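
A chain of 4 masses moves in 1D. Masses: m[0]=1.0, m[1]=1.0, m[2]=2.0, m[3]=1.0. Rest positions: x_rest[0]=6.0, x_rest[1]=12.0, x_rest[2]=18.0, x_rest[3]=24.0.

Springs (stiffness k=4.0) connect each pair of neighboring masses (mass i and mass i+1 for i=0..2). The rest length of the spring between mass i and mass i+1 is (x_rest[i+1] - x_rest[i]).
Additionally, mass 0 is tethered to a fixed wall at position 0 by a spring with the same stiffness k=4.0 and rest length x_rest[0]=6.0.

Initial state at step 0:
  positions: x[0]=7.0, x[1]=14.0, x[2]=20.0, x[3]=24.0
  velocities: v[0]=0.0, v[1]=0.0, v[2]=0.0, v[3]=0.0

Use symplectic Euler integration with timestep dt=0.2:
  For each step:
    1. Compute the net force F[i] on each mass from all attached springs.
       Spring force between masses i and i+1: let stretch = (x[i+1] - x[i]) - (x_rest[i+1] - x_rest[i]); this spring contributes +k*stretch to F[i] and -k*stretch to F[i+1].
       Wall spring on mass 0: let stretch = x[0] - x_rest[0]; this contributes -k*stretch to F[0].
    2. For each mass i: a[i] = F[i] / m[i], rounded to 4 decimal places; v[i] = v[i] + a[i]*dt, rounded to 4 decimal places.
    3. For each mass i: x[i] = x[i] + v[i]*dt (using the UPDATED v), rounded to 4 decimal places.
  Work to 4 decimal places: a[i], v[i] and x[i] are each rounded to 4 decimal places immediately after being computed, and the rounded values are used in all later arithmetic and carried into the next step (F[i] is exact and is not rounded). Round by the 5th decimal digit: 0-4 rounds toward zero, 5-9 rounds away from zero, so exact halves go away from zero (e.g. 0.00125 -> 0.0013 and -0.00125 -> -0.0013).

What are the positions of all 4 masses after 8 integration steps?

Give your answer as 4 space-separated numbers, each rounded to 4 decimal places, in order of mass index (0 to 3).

Answer: 5.3553 11.6454 18.7076 25.9421

Derivation:
Step 0: x=[7.0000 14.0000 20.0000 24.0000] v=[0.0000 0.0000 0.0000 0.0000]
Step 1: x=[7.0000 13.8400 19.8400 24.3200] v=[0.0000 -0.8000 -0.8000 1.6000]
Step 2: x=[6.9744 13.5456 19.5584 24.8832] v=[-0.1280 -1.4720 -1.4080 2.8160]
Step 3: x=[6.8843 13.1619 19.2218 25.5544] v=[-0.4506 -1.9187 -1.6832 3.3562]
Step 4: x=[6.6971 12.7433 18.9070 26.1724] v=[-0.9360 -2.0929 -1.5741 3.0901]
Step 5: x=[6.4058 12.3435 18.6803 26.5880] v=[-1.4567 -1.9989 -1.1334 2.0778]
Step 6: x=[6.0396 12.0076 18.5793 26.6983] v=[-1.8312 -1.6796 -0.5050 0.5516]
Step 7: x=[5.6619 11.7683 18.6021 26.4696] v=[-1.8885 -1.1966 0.1139 -1.1436]
Step 8: x=[5.3553 11.6454 18.7076 25.9421] v=[-1.5329 -0.6147 0.5274 -2.6376]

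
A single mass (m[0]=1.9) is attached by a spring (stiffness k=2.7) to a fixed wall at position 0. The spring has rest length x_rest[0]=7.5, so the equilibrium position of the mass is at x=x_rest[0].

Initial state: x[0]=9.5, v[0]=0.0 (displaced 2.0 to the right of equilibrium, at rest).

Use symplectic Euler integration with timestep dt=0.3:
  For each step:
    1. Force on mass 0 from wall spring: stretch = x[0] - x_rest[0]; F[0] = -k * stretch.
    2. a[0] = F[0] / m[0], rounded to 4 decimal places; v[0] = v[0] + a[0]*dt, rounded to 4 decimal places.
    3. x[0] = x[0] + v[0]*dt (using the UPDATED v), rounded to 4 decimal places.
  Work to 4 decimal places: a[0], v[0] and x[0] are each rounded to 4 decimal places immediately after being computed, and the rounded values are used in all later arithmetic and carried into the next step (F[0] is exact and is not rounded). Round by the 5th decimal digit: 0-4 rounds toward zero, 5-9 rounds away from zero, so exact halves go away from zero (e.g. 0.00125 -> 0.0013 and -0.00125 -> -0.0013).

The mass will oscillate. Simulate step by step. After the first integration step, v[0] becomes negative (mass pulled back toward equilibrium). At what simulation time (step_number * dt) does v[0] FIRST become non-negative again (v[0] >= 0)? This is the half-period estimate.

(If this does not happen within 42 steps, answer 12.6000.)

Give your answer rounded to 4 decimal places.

Step 0: x=[9.5000] v=[0.0000]
Step 1: x=[9.2442] v=[-0.8526]
Step 2: x=[8.7653] v=[-1.5962]
Step 3: x=[8.1246] v=[-2.1356]
Step 4: x=[7.4040] v=[-2.4019]
Step 5: x=[6.6957] v=[-2.3610]
Step 6: x=[6.0903] v=[-2.0181]
Step 7: x=[5.6652] v=[-1.4171]
Step 8: x=[5.4747] v=[-0.6349]
Step 9: x=[5.5433] v=[0.2285]
First v>=0 after going negative at step 9, time=2.7000

Answer: 2.7000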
══════════
> _ABOUT THIS TASK_
The answer must restate all of the entries exactly.

> _THE ANSWER_
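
A chain of 4 masses moves in 1D. Masses: m[0]=1.0, m[1]=1.0, m[2]=2.0, m[3]=1.0. Rest positions: x_rest[0]=6.0, x_rest[1]=12.0, x_rest[2]=18.0, x_rest[3]=24.0.

Springs (stiffness k=4.0) connect each pair of neighboring masses (mass i and mass i+1 for i=0..2). The rest length of the spring between mass i and mass i+1 is (x_rest[i+1] - x_rest[i]).
Additionally, mass 0 is tethered to a fixed wall at position 0 by a spring with the same stiffness k=4.0 and rest length x_rest[0]=6.0.

Initial state at step 0:
  positions: x[0]=7.0, x[1]=14.0, x[2]=20.0, x[3]=24.0
  velocities: v[0]=0.0, v[1]=0.0, v[2]=0.0, v[3]=0.0

Use symplectic Euler integration with timestep dt=0.2:
  For each step:
    1. Compute the net force F[i] on each mass from all attached springs.
       Spring force between masses i and i+1: let stretch = (x[i+1] - x[i]) - (x_rest[i+1] - x_rest[i]); this spring contributes +k*stretch to F[i] and -k*stretch to F[i+1].
       Wall spring on mass 0: let stretch = x[0] - x_rest[0]; this contributes -k*stretch to F[0].
    2. For each mass i: a[i] = F[i] / m[i], rounded to 4 decimal places; v[i] = v[i] + a[i]*dt, rounded to 4 decimal places.
    3. For each mass i: x[i] = x[i] + v[i]*dt (using the UPDATED v), rounded to 4 decimal places.
  Work to 4 decimal places: a[i], v[i] and x[i] are each rounded to 4 decimal places immediately after being computed, and the rounded values are used in all later arithmetic and carried into the next step (F[i] is exact and is not rounded). Round by the 5th decimal digit: 0-4 rounds toward zero, 5-9 rounds away from zero, so exact halves go away from zero (e.g. 0.00125 -> 0.0013 and -0.00125 -> -0.0013).

What are the positions of all 4 masses after 8 integration steps?

Give your answer as 4 space-separated numbers, each rounded to 4 decimal places, in order of mass index (0 to 3).

Answer: 5.3553 11.6454 18.7076 25.9421

Derivation:
Step 0: x=[7.0000 14.0000 20.0000 24.0000] v=[0.0000 0.0000 0.0000 0.0000]
Step 1: x=[7.0000 13.8400 19.8400 24.3200] v=[0.0000 -0.8000 -0.8000 1.6000]
Step 2: x=[6.9744 13.5456 19.5584 24.8832] v=[-0.1280 -1.4720 -1.4080 2.8160]
Step 3: x=[6.8843 13.1619 19.2218 25.5544] v=[-0.4506 -1.9187 -1.6832 3.3562]
Step 4: x=[6.6971 12.7433 18.9070 26.1724] v=[-0.9360 -2.0929 -1.5741 3.0901]
Step 5: x=[6.4058 12.3435 18.6803 26.5880] v=[-1.4567 -1.9989 -1.1334 2.0778]
Step 6: x=[6.0396 12.0076 18.5793 26.6983] v=[-1.8312 -1.6796 -0.5050 0.5516]
Step 7: x=[5.6619 11.7683 18.6021 26.4696] v=[-1.8885 -1.1966 0.1139 -1.1436]
Step 8: x=[5.3553 11.6454 18.7076 25.9421] v=[-1.5329 -0.6147 0.5274 -2.6376]

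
A single mass (m[0]=1.9) is attached by a spring (stiffness k=2.7) to a fixed wall at position 0. The spring has rest length x_rest[0]=7.5, so the equilibrium position of the mass is at x=x_rest[0].

Initial state: x[0]=9.5, v[0]=0.0 (displaced 2.0 to the right of equilibrium, at rest).

Use symplectic Euler integration with timestep dt=0.3:
  For each step:
    1. Force on mass 0 from wall spring: stretch = x[0] - x_rest[0]; F[0] = -k * stretch.
    2. a[0] = F[0] / m[0], rounded to 4 decimal places; v[0] = v[0] + a[0]*dt, rounded to 4 decimal places.
    3. x[0] = x[0] + v[0]*dt (using the UPDATED v), rounded to 4 decimal places.
  Work to 4 decimal places: a[0], v[0] and x[0] are each rounded to 4 decimal places immediately after being computed, and the rounded values are used in all later arithmetic and carried into the next step (F[0] is exact and is not rounded). Round by the 5th decimal digit: 0-4 rounds toward zero, 5-9 rounds away from zero, so exact halves go away from zero (e.g. 0.00125 -> 0.0013 and -0.00125 -> -0.0013).

The mass will oscillate. Simulate step by step. After the first integration step, v[0] becomes negative (mass pulled back toward equilibrium). At what simulation time (step_number * dt) does v[0] FIRST become non-negative again (v[0] >= 0)? This is the half-period estimate.

(If this does not happen within 42 steps, answer 12.6000.)

Give your answer rounded to 4 decimal places.

Step 0: x=[9.5000] v=[0.0000]
Step 1: x=[9.2442] v=[-0.8526]
Step 2: x=[8.7653] v=[-1.5962]
Step 3: x=[8.1246] v=[-2.1356]
Step 4: x=[7.4040] v=[-2.4019]
Step 5: x=[6.6957] v=[-2.3610]
Step 6: x=[6.0903] v=[-2.0181]
Step 7: x=[5.6652] v=[-1.4171]
Step 8: x=[5.4747] v=[-0.6349]
Step 9: x=[5.5433] v=[0.2285]
First v>=0 after going negative at step 9, time=2.7000

Answer: 2.7000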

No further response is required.